(Records excerpted from a collection)
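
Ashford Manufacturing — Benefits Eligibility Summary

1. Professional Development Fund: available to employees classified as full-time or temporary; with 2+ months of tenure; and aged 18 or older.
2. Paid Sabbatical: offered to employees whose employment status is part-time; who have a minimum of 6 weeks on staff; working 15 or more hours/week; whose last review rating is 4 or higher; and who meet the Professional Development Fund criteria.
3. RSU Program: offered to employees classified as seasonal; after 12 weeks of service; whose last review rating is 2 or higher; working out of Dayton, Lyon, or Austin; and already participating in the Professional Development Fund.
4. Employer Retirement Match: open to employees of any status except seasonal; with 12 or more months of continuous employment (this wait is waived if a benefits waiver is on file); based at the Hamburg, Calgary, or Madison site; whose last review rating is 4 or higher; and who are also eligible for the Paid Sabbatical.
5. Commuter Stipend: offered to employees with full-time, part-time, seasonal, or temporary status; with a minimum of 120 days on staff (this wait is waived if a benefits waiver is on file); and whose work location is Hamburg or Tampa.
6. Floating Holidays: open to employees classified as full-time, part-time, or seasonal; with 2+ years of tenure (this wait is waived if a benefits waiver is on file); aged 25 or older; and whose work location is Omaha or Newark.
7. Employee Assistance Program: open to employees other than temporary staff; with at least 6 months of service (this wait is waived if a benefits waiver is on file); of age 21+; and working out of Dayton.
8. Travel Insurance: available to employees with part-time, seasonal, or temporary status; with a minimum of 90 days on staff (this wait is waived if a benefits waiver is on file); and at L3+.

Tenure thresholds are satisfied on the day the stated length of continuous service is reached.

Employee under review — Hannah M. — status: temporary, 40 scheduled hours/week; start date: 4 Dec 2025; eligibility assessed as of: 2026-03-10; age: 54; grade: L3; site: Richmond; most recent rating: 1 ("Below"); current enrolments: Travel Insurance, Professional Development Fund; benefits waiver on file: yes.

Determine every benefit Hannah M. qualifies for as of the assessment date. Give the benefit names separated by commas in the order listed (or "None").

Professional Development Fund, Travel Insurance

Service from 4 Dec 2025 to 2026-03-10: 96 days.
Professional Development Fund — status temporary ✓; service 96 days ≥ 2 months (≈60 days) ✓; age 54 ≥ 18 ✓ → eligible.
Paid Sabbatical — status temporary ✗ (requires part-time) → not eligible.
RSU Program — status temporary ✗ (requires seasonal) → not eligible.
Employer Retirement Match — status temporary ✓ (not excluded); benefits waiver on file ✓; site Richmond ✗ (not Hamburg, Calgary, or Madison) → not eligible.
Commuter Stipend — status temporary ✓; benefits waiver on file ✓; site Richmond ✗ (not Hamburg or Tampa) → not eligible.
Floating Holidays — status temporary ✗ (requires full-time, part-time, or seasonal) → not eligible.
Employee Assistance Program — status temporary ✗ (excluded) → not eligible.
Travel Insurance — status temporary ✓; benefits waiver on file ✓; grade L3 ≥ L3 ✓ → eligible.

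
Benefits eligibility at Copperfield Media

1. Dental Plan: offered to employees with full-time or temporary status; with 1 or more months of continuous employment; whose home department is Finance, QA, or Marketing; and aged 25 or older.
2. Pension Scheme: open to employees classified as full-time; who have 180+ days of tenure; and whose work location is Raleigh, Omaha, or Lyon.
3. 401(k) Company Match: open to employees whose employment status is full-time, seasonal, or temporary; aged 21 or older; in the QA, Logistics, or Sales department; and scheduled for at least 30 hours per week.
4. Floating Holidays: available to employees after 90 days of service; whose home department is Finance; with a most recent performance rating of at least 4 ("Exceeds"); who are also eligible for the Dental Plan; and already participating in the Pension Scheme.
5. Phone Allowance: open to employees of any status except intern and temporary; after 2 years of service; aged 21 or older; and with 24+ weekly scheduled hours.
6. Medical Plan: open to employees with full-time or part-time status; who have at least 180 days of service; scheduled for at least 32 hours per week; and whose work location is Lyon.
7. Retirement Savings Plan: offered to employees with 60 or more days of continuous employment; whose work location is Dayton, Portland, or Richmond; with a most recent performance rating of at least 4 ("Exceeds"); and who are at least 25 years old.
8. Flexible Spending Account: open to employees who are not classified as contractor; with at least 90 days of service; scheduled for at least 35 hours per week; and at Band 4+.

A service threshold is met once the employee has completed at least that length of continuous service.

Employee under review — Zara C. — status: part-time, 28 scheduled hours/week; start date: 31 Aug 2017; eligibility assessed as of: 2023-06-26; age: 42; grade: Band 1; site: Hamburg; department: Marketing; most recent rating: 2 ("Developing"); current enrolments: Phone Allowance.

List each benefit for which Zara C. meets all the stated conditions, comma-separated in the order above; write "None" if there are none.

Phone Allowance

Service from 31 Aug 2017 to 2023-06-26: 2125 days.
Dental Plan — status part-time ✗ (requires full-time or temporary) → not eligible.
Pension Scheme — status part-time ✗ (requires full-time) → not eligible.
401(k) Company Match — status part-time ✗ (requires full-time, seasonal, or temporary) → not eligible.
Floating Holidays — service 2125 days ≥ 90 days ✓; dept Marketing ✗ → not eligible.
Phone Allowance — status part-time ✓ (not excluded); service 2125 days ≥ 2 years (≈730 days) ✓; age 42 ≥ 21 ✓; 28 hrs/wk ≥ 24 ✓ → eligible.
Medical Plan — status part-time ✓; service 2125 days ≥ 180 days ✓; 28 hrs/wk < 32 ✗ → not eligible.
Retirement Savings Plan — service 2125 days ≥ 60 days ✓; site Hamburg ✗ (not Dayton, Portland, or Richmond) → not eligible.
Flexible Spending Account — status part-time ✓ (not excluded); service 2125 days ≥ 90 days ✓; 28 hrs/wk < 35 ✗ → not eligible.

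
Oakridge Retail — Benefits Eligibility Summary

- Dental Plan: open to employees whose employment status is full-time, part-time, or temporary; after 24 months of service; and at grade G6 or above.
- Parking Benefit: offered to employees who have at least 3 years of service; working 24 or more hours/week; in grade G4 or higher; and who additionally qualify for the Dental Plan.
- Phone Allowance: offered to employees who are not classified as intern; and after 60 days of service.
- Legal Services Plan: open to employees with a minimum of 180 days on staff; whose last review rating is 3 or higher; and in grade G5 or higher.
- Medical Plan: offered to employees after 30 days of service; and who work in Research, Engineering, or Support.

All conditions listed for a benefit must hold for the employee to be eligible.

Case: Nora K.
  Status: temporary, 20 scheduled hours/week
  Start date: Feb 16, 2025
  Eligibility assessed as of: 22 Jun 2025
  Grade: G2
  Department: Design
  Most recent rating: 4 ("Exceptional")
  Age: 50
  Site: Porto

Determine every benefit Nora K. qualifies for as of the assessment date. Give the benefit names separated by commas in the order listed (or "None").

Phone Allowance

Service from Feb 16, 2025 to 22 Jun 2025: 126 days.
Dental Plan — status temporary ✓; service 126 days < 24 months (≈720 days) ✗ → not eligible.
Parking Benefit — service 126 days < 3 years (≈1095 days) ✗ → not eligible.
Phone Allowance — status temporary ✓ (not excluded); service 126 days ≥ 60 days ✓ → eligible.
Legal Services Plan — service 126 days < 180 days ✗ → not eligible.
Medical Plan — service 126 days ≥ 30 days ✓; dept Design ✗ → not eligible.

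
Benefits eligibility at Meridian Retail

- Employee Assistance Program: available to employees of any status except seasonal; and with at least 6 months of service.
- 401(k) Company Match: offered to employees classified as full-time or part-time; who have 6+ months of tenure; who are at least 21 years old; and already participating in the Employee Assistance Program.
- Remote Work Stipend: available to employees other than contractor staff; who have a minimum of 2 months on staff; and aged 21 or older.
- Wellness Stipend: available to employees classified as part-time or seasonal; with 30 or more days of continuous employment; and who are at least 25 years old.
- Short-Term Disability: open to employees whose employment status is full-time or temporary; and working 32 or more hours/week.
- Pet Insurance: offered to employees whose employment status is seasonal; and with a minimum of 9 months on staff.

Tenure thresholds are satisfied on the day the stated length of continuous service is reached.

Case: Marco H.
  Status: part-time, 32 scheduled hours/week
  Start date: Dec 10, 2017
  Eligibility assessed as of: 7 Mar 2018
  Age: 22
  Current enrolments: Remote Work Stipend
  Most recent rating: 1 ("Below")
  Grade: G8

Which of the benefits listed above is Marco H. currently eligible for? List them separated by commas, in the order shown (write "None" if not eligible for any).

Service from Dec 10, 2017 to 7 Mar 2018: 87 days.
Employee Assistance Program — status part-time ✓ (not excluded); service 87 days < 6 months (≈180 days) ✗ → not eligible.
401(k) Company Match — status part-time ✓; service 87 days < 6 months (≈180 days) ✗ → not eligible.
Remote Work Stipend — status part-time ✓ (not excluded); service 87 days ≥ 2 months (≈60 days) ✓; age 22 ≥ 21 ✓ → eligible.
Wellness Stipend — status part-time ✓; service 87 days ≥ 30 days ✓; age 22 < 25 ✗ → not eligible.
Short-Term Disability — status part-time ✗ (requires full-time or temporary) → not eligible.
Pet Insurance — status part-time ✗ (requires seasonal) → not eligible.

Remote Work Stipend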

## [PROBLEM REQUIREMENTS]
Find the word "Below" in the data and show each line that holds it.

## [WRITTEN SOLUTION]
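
Employee under review — Hannah M. — status: temporary, 40 scheduled hours/week; start date: 4 Dec 2025; eligibility assessed as of: 2026-03-10; age: 54; grade: L3; site: Richmond; most recent rating: 1 ("Below"); current enrolments: Travel Insurance, Professional Development Fund; benefits waiver on file: yes.
  Most recent rating: 1 ("Below")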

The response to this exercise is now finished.